Problem details: Repeat each entry exactly.

Records from a data source
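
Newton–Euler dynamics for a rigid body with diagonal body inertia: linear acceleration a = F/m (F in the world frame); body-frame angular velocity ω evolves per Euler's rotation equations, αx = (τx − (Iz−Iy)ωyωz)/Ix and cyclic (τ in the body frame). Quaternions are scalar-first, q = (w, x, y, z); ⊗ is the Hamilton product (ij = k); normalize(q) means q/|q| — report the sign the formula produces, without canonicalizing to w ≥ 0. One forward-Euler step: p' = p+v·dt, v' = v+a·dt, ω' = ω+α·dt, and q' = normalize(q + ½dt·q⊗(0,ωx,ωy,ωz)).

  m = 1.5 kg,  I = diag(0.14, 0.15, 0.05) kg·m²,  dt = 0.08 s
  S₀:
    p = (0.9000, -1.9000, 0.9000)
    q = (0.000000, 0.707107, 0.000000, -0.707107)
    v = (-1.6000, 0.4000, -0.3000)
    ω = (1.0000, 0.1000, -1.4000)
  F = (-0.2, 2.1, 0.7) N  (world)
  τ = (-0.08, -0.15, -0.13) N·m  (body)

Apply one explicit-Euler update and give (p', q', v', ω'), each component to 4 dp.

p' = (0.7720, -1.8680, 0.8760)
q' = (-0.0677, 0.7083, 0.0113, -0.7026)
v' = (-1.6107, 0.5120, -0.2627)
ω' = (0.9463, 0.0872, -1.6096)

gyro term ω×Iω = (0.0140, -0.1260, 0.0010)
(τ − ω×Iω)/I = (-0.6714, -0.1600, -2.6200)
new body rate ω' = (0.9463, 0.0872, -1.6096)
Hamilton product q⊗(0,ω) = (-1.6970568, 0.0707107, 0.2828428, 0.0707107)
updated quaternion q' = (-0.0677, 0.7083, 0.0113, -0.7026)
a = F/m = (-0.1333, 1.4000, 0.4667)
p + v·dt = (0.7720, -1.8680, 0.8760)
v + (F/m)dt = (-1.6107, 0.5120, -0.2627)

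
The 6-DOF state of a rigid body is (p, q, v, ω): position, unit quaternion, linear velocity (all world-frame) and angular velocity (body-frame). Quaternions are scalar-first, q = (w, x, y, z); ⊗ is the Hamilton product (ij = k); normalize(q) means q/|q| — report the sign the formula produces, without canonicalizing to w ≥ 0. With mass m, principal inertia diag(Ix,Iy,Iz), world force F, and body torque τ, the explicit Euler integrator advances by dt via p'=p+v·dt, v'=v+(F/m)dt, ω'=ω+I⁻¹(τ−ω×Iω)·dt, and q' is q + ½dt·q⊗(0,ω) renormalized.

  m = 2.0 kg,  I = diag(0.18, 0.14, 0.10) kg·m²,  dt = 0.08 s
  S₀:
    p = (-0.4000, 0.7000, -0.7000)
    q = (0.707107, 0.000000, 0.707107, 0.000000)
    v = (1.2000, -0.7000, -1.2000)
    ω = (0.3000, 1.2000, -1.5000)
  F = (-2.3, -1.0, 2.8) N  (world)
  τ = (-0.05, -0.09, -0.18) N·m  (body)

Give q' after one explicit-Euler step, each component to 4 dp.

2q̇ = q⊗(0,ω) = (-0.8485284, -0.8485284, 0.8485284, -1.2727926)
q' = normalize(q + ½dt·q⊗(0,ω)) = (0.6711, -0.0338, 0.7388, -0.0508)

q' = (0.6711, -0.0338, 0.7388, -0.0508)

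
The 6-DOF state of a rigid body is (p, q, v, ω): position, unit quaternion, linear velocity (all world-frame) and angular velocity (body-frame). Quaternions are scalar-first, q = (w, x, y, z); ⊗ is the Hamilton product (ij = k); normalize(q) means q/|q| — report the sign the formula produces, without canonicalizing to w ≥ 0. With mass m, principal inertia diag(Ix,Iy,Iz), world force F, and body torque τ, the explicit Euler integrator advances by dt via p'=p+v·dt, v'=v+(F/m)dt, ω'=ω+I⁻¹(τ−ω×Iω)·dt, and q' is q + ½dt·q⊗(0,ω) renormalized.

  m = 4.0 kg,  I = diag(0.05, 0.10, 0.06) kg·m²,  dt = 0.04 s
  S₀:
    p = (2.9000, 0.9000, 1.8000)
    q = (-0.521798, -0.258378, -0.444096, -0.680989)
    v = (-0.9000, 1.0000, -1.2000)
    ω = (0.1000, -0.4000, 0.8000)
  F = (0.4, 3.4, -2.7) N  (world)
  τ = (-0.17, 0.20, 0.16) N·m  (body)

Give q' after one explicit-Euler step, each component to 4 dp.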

Written solution:
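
Newton–Euler dynamics for a rigid body with diagonal body inertia: linear acceleration a = F/m (F in the world frame); body-frame angular velocity ω evolves per Euler's rotation equations, αx = (τx − (Iz−Iy)ωyωz)/Ix and cyclic (τ in the body frame). Quaternions are scalar-first, q = (w, x, y, z); ⊗ is the Hamilton product (ij = k); normalize(q) means q/|q| — report the sign the formula produces, without canonicalizing to w ≥ 0. One forward-Euler step: p' = p+v·dt, v' = v+a·dt, ω' = ω+α·dt, and q' = normalize(q + ½dt·q⊗(0,ωx,ωy,ωz)).

  m = 1.5 kg,  I = diag(0.14, 0.15, 0.05) kg·m²,  dt = 0.08 s
  S₀:
    p = (0.9000, -1.9000, 0.9000)
    q = (0.000000, 0.707107, 0.000000, -0.707107)
    v = (-1.6000, 0.4000, -0.3000)
    ω = (1.0000, 0.1000, -1.4000)
  F = (-0.2, 2.1, 0.7) N  (world)
  τ = (-0.08, -0.15, -0.13) N·m  (body)

Apply one explicit-Euler update and give (p', q', v', ω'), each component to 4 dp.

p' = (0.7720, -1.8680, 0.8760)
q' = (-0.0677, 0.7083, 0.0113, -0.7026)
v' = (-1.6107, 0.5120, -0.2627)
ω' = (0.9463, 0.0872, -1.6096)

gyro term ω×Iω = (0.0140, -0.1260, 0.0010)
(τ − ω×Iω)/I = (-0.6714, -0.1600, -2.6200)
new body rate ω' = (0.9463, 0.0872, -1.6096)
Hamilton product q⊗(0,ω) = (-1.6970568, 0.0707107, 0.2828428, 0.0707107)
updated quaternion q' = (-0.0677, 0.7083, 0.0113, -0.7026)
a = F/m = (-0.1333, 1.4000, 0.4667)
p + v·dt = (0.7720, -1.8680, 0.8760)
v + (F/m)dt = (-1.6107, 0.5120, -0.2627)

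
The 6-DOF state of a rigid body is (p, q, v, ω): position, unit quaternion, linear velocity (all world-frame) and angular velocity (body-frame). Quaternions are scalar-first, q = (w, x, y, z); ⊗ is the Hamilton product (ij = k); normalize(q) means q/|q| — report the sign the formula produces, without canonicalizing to w ≥ 0. With mass m, principal inertia diag(Ix,Iy,Iz), world force F, and body torque τ, the explicit Euler integrator advances by dt via p'=p+v·dt, v'=v+(F/m)dt, ω'=ω+I⁻¹(τ−ω×Iω)·dt, and q' is q + ½dt·q⊗(0,ω) renormalized.

  m = 2.0 kg,  I = diag(0.18, 0.14, 0.10) kg·m²,  dt = 0.08 s
  S₀:
    p = (-0.4000, 0.7000, -0.7000)
    q = (0.707107, 0.000000, 0.707107, 0.000000)
    v = (1.2000, -0.7000, -1.2000)
    ω = (0.3000, 1.2000, -1.5000)
  F = (-2.3, -1.0, 2.8) N  (world)
  τ = (-0.05, -0.09, -0.18) N·m  (body)

Give q' after one explicit-Euler step, each component to 4 dp.

2q̇ = q⊗(0,ω) = (-0.8485284, -0.8485284, 0.8485284, -1.2727926)
q' = normalize(q + ½dt·q⊗(0,ω)) = (0.6711, -0.0338, 0.7388, -0.0508)

q' = (0.6711, -0.0338, 0.7388, -0.0508)

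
The 6-DOF state of a rigid body is (p, q, v, ω): position, unit quaternion, linear velocity (all world-frame) and angular velocity (body-frame). Quaternions are scalar-first, q = (w, x, y, z); ⊗ is the Hamilton product (ij = k); normalize(q) means q/|q| — report the sign the formula produces, without canonicalizing to w ≥ 0. With mass m, principal inertia diag(Ix,Iy,Iz), world force F, and body torque τ, the explicit Euler integrator advances by dt via p'=p+v·dt, v'=v+(F/m)dt, ω'=ω+I⁻¹(τ−ω×Iω)·dt, and q' is q + ½dt·q⊗(0,ω) renormalized.

  m = 4.0 kg,  I = diag(0.05, 0.10, 0.06) kg·m²,  dt = 0.04 s
  S₀:
    p = (2.9000, 0.9000, 1.8000)
    q = (-0.521798, -0.258378, -0.444096, -0.680989)
    v = (-0.9000, 1.0000, -1.2000)
    ω = (0.1000, -0.4000, 0.8000)
  F = (0.4, 3.4, -2.7) N  (world)
  τ = (-0.17, 0.20, 0.16) N·m  (body)

Give q' after one explicit-Euler step, each component to 4 dp.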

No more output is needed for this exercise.